From the data below, please reproduce exactly everything from the line that contains "The furnace wall" down to the line that contains "- magnesite brick: 210 mm, k = 2.93 W/m·K", with both ends included.

START DATA TO PROCESS

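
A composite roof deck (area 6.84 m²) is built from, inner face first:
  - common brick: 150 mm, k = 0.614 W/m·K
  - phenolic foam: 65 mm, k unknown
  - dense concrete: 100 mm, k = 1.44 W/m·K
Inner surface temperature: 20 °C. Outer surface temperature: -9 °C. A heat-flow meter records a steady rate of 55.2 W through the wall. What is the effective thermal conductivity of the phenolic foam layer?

Model the wall as resistances in series:
R_common brick = L/(kA) = 0.15/(0.614×6.84) = 0.03572 K/W
R_dense concrete = L/(kA) = 0.1/(1.44×6.84) = 0.01015 K/W
Sum of known resistances R_other = 0.04587 K/W
Total R = ΔT/Q = 29/55.2 = 0.5254 K/W
R_phenolic foam = R_total − R_other = 0.4795 K/W
k = L/(R·A) = 0.065/(0.4795×6.84)

k ≈ 0.0198 W/(m·K)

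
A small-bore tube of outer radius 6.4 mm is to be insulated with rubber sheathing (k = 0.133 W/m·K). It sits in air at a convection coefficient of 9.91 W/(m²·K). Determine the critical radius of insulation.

For a cylinder r_cr = k/h = 0.133/9.91
r_cr = 13.4 mm; since the bare radius (6.4 mm) is below r_cr, adding a thin layer of insulation will *increase* heat loss.

r_cr ≈ 13.4 mm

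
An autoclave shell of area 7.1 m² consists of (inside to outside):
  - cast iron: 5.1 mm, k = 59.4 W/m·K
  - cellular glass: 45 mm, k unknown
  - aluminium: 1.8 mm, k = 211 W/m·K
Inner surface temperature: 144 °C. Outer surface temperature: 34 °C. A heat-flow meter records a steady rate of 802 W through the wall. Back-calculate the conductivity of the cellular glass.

Model the wall as resistances in series:
R_cast iron = L/(kA) = 0.0051/(59.4×7.1) = 1.209×10^-5 K/W
R_aluminium = L/(kA) = 0.0018/(211×7.1) = 1.202×10^-6 K/W
Sum of known resistances R_other = 1.329×10^-5 K/W
Total R = ΔT/Q = 110/802 = 0.1372 K/W
R_cellular glass = R_total − R_other = 0.1371 K/W
k = L/(R·A) = 0.045/(0.1371×7.1)

k ≈ 0.0462 W/(m·K)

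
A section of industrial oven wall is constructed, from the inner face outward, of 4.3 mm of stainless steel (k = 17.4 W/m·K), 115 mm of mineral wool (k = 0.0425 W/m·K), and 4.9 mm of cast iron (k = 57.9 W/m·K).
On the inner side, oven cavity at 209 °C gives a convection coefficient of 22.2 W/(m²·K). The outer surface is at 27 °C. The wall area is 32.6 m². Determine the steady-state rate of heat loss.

Q ≈ 2160 W

Model the wall as resistances in series:
R_inner film = 1/(h_i·A) = 1/(22.2×32.6) = 0.001382 K/W
R_stainless steel = L/(kA) = 0.0043/(17.4×32.6) = 7.581×10^-6 K/W
R_mineral wool = L/(kA) = 0.115/(0.0425×32.6) = 0.083 K/W
R_cast iron = L/(kA) = 0.0049/(57.9×32.6) = 2.596×10^-6 K/W
R_total = 0.08439 K/W
Q = ΔT / R_total = 182 / 0.08439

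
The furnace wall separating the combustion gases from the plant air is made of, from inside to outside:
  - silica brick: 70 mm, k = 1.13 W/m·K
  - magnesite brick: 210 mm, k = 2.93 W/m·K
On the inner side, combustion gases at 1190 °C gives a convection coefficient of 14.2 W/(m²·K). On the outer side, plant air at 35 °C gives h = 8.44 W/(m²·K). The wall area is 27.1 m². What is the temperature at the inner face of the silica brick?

Using the resistance-network approach (series):
R_inner film = 1/(h_i·A) = 1/(14.2×27.1) = 0.002599 K/W
R_silica brick = L/(kA) = 0.07/(1.13×27.1) = 0.002286 K/W
R_magnesite brick = L/(kA) = 0.21/(2.93×27.1) = 0.002645 K/W
R_outer film = 1/(h_o·A) = 1/(8.44×27.1) = 0.004372 K/W
R_total = 0.0119 K/W;  Q = ΔT/R_total = 1155/0.0119 = 97050 W
T_interface = T_inner − Q·ΣR(inner→interface) = 1190 − 97000×0.002599

T ≈ 938 °C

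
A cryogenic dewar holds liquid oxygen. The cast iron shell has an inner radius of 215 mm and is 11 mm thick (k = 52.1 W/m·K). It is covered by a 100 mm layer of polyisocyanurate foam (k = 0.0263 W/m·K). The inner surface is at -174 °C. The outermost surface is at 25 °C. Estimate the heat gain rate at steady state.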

END DATA TO PROCESS

#### TASK SOLUTION:
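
The furnace wall separating the combustion gases from the plant air is made of, from inside to outside:
  - silica brick: 70 mm, k = 1.13 W/m·K
  - magnesite brick: 210 mm, k = 2.93 W/m·K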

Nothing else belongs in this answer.